===== Record excerpts

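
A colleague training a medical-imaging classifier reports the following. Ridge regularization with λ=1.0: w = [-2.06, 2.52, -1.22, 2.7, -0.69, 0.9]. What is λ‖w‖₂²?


‖w‖₂² = (-2.06)² + (2.52)² + (-1.22)² + (2.7)² + (-0.69)² + (0.9)²
     = 4.2436 + 6.3504 + 1.4884 + 7.29 + 0.4761 + 0.81
     = 20.6585
λ·‖w‖₂² = 1.0·20.6585 = 20.6585

20.6585


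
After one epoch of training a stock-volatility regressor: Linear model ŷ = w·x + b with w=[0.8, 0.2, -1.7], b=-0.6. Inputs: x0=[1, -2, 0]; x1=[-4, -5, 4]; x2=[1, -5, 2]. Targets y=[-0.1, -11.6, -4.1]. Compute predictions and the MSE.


ŷ0 = (0.8)·(1) + (0.2)·(-2) + (-1.7)·(0) - 0.6 = -0.2
ŷ1 = (0.8)·(-4) + (0.2)·(-5) + (-1.7)·(4) - 0.6 = -11.6
ŷ2 = (0.8)·(1) + (0.2)·(-5) + (-1.7)·(2) - 0.6 = -4.2
errors² = [0.01, 0.0, 0.01]
MSE = 0.0200/3 = 0.0067

0.0067


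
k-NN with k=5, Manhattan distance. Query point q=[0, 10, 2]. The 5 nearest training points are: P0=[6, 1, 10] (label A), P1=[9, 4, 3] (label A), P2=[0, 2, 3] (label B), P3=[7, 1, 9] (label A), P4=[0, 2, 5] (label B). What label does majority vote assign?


d(q,P0) = 23  (label A)
d(q,P1) = 16  (label A)
d(q,P2) = 9  (label B)
d(q,P3) = 23  (label A)
d(q,P4) = 11  (label B)
Votes: A=3, B=2
Majority → A

A


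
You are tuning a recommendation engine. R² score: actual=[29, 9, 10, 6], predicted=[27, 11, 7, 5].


ȳ = 13.5
SS_res = Σ(y-ŷ)² = 18
SS_tot = Σ(y-ȳ)² = 329
R² = 1 - SS_res/SS_tot = 1 - 0.0547 = 0.9453

0.9453


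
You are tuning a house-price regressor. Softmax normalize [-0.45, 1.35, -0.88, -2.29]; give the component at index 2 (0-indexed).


Exponentials: e^-0.45=0.6376, e^1.35=3.8574, e^-0.88=0.4148, e^-2.29=0.1013
Sum = 5.0111
Softmax = [0.1272, 0.7698, 0.0828, 0.0202]
p[2] = 0.4148/5.0111 = 0.0828

0.0828


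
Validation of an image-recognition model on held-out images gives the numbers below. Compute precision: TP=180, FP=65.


Precision = TP/(TP+FP)
= 180/(180+65)
= 180/245 = 73.47%

73.47%


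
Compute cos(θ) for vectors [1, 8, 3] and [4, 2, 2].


A·B = 1·4 + 8·2 + 3·2 = 26
‖A‖ = √74 = 8.6023, ‖B‖ = √24 = 4.899
cos = 26/(√74·√24) = 26/√1776 = 0.617

0.617


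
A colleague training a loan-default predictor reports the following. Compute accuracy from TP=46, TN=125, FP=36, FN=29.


Accuracy = (TP+TN)/(TP+TN+FP+FN)
= (46+125)/(236)
= 171/236 = 72.46%

72.46%


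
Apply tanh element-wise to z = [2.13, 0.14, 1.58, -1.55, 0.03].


tanh(2.13) = 0.9721
tanh(0.14) = 0.1391
tanh(1.58) = 0.9186
tanh(-1.55) = -0.9138
tanh(0.03) = 0.03
result = [0.9721, 0.1391, 0.9186, -0.9138, 0.03]

[0.9721, 0.1391, 0.9186, -0.9138, 0.03]


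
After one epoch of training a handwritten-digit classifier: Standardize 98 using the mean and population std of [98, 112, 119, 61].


μ = 97.5, σ = 22.3886
z = (98 - 97.5)/22.3886 = 0.0223

0.0223


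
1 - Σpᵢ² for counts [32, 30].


Probabilities: [32/62, 30/62] ≈ [0.5161, 0.4839]
Σpᵢ² = (1024 + 900)/62² = 1924/3844
Gini = 1 - Σpᵢ² = 1 - 1924/3844 = 0.4995

0.4995


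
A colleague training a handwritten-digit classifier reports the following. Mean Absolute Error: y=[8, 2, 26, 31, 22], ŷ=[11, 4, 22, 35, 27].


Absolute errors: |8-11|=3, |2-4|=2, |26-22|=4, |31-35|=4, |22-27|=5
Sum = 18
MAE = 18/5 = 18/5

18/5


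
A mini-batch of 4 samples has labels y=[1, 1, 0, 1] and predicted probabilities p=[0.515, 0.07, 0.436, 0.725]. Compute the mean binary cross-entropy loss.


L[0] = -ln(0.515) = 0.6636
L[1] = -ln(0.07) = 2.6593
L[2] = -ln(1-0.436) = -ln(0.564) = 0.5727
L[3] = -ln(0.725) = 0.3216
mean = (0.6636 + 2.6593 + 0.5727 + 0.3216)/4 = 1.0543

1.0543


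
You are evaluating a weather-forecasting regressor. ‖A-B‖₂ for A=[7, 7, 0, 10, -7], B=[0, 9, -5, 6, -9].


d = √((7-0)² + (7-9)² + (0+ 5)² + (10-6)² + (-7+ 9)²)
  = √(49 + 4 + 25 + 16 + 4)
  = √98 = 9.8995

9.8995


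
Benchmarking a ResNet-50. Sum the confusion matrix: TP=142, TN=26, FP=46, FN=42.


Total = TP + TN + FP + FN
= 142 + 26 + 46 + 42
= 256
(Predicted positive: 188, predicted negative: 68)

256


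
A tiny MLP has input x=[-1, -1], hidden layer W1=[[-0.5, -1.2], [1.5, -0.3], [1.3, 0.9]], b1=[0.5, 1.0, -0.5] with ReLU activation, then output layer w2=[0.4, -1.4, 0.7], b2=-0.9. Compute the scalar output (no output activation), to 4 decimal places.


z1[0] = (-0.5)·(-1) + (-1.2)·(-1) + 0.5 = 2.2
z1[1] = (1.5)·(-1) + (-0.3)·(-1) + 1.0 = -0.2
z1[2] = (1.3)·(-1) + (0.9)·(-1) - 0.5 = -2.7
h = ReLU(z1) = [2.2, 0.0, 0.0]
output = (0.4)·(2.2) + (-1.4)·(0.0) + (0.7)·(0.0) - 0.9 = -0.02

-0.02


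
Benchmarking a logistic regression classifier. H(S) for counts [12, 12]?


Probabilities: [12/24, 12/24] ≈ [0.5, 0.5]
H = -((12/24)·log₂(12/24) + (12/24)·log₂(12/24))
  = 1.0 bits

1.0 bits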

==========

Extract all of the data above without altering anything.

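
A colleague training a medical-imaging classifier reports the following. Ridge regularization with λ=1.0: w = [-2.06, 2.52, -1.22, 2.7, -0.69, 0.9]. What is λ‖w‖₂²?


‖w‖₂² = (-2.06)² + (2.52)² + (-1.22)² + (2.7)² + (-0.69)² + (0.9)²
     = 4.2436 + 6.3504 + 1.4884 + 7.29 + 0.4761 + 0.81
     = 20.6585
λ·‖w‖₂² = 1.0·20.6585 = 20.6585

20.6585


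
After one epoch of training a stock-volatility regressor: Linear model ŷ = w·x + b with w=[0.8, 0.2, -1.7], b=-0.6. Inputs: x0=[1, -2, 0]; x1=[-4, -5, 4]; x2=[1, -5, 2]. Targets y=[-0.1, -11.6, -4.1]. Compute predictions and the MSE.


ŷ0 = (0.8)·(1) + (0.2)·(-2) + (-1.7)·(0) - 0.6 = -0.2
ŷ1 = (0.8)·(-4) + (0.2)·(-5) + (-1.7)·(4) - 0.6 = -11.6
ŷ2 = (0.8)·(1) + (0.2)·(-5) + (-1.7)·(2) - 0.6 = -4.2
errors² = [0.01, 0.0, 0.01]
MSE = 0.0200/3 = 0.0067

0.0067


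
k-NN with k=5, Manhattan distance. Query point q=[0, 10, 2]. The 5 nearest training points are: P0=[6, 1, 10] (label A), P1=[9, 4, 3] (label A), P2=[0, 2, 3] (label B), P3=[7, 1, 9] (label A), P4=[0, 2, 5] (label B). What label does majority vote assign?


d(q,P0) = 23  (label A)
d(q,P1) = 16  (label A)
d(q,P2) = 9  (label B)
d(q,P3) = 23  (label A)
d(q,P4) = 11  (label B)
Votes: A=3, B=2
Majority → A

A


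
You are tuning a recommendation engine. R² score: actual=[29, 9, 10, 6], predicted=[27, 11, 7, 5].


ȳ = 13.5
SS_res = Σ(y-ŷ)² = 18
SS_tot = Σ(y-ȳ)² = 329
R² = 1 - SS_res/SS_tot = 1 - 0.0547 = 0.9453

0.9453


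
You are tuning a house-price regressor. Softmax normalize [-0.45, 1.35, -0.88, -2.29]; give the component at index 2 (0-indexed).


Exponentials: e^-0.45=0.6376, e^1.35=3.8574, e^-0.88=0.4148, e^-2.29=0.1013
Sum = 5.0111
Softmax = [0.1272, 0.7698, 0.0828, 0.0202]
p[2] = 0.4148/5.0111 = 0.0828

0.0828


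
Validation of an image-recognition model on held-out images gives the numbers below. Compute precision: TP=180, FP=65.


Precision = TP/(TP+FP)
= 180/(180+65)
= 180/245 = 73.47%

73.47%


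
Compute cos(θ) for vectors [1, 8, 3] and [4, 2, 2].


A·B = 1·4 + 8·2 + 3·2 = 26
‖A‖ = √74 = 8.6023, ‖B‖ = √24 = 4.899
cos = 26/(√74·√24) = 26/√1776 = 0.617

0.617


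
A colleague training a loan-default predictor reports the following. Compute accuracy from TP=46, TN=125, FP=36, FN=29.


Accuracy = (TP+TN)/(TP+TN+FP+FN)
= (46+125)/(236)
= 171/236 = 72.46%

72.46%


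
Apply tanh element-wise to z = [2.13, 0.14, 1.58, -1.55, 0.03].


tanh(2.13) = 0.9721
tanh(0.14) = 0.1391
tanh(1.58) = 0.9186
tanh(-1.55) = -0.9138
tanh(0.03) = 0.03
result = [0.9721, 0.1391, 0.9186, -0.9138, 0.03]

[0.9721, 0.1391, 0.9186, -0.9138, 0.03]


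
After one epoch of training a handwritten-digit classifier: Standardize 98 using the mean and population std of [98, 112, 119, 61].


μ = 97.5, σ = 22.3886
z = (98 - 97.5)/22.3886 = 0.0223

0.0223


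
1 - Σpᵢ² for counts [32, 30].


Probabilities: [32/62, 30/62] ≈ [0.5161, 0.4839]
Σpᵢ² = (1024 + 900)/62² = 1924/3844
Gini = 1 - Σpᵢ² = 1 - 1924/3844 = 0.4995

0.4995


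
A colleague training a handwritten-digit classifier reports the following. Mean Absolute Error: y=[8, 2, 26, 31, 22], ŷ=[11, 4, 22, 35, 27].


Absolute errors: |8-11|=3, |2-4|=2, |26-22|=4, |31-35|=4, |22-27|=5
Sum = 18
MAE = 18/5 = 18/5

18/5


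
A mini-batch of 4 samples has labels y=[1, 1, 0, 1] and predicted probabilities p=[0.515, 0.07, 0.436, 0.725]. Compute the mean binary cross-entropy loss.


L[0] = -ln(0.515) = 0.6636
L[1] = -ln(0.07) = 2.6593
L[2] = -ln(1-0.436) = -ln(0.564) = 0.5727
L[3] = -ln(0.725) = 0.3216
mean = (0.6636 + 2.6593 + 0.5727 + 0.3216)/4 = 1.0543

1.0543


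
You are evaluating a weather-forecasting regressor. ‖A-B‖₂ for A=[7, 7, 0, 10, -7], B=[0, 9, -5, 6, -9].


d = √((7-0)² + (7-9)² + (0+ 5)² + (10-6)² + (-7+ 9)²)
  = √(49 + 4 + 25 + 16 + 4)
  = √98 = 9.8995

9.8995


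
Benchmarking a ResNet-50. Sum the confusion matrix: TP=142, TN=26, FP=46, FN=42.


Total = TP + TN + FP + FN
= 142 + 26 + 46 + 42
= 256
(Predicted positive: 188, predicted negative: 68)

256


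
A tiny MLP has input x=[-1, -1], hidden layer W1=[[-0.5, -1.2], [1.5, -0.3], [1.3, 0.9]], b1=[0.5, 1.0, -0.5] with ReLU activation, then output layer w2=[0.4, -1.4, 0.7], b2=-0.9. Compute the scalar output (no output activation), to 4 decimal places.


z1[0] = (-0.5)·(-1) + (-1.2)·(-1) + 0.5 = 2.2
z1[1] = (1.5)·(-1) + (-0.3)·(-1) + 1.0 = -0.2
z1[2] = (1.3)·(-1) + (0.9)·(-1) - 0.5 = -2.7
h = ReLU(z1) = [2.2, 0.0, 0.0]
output = (0.4)·(2.2) + (-1.4)·(0.0) + (0.7)·(0.0) - 0.9 = -0.02

-0.02


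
Benchmarking a logistic regression classifier. H(S) for counts [12, 12]?


Probabilities: [12/24, 12/24] ≈ [0.5, 0.5]
H = -((12/24)·log₂(12/24) + (12/24)·log₂(12/24))
  = 1.0 bits

1.0 bits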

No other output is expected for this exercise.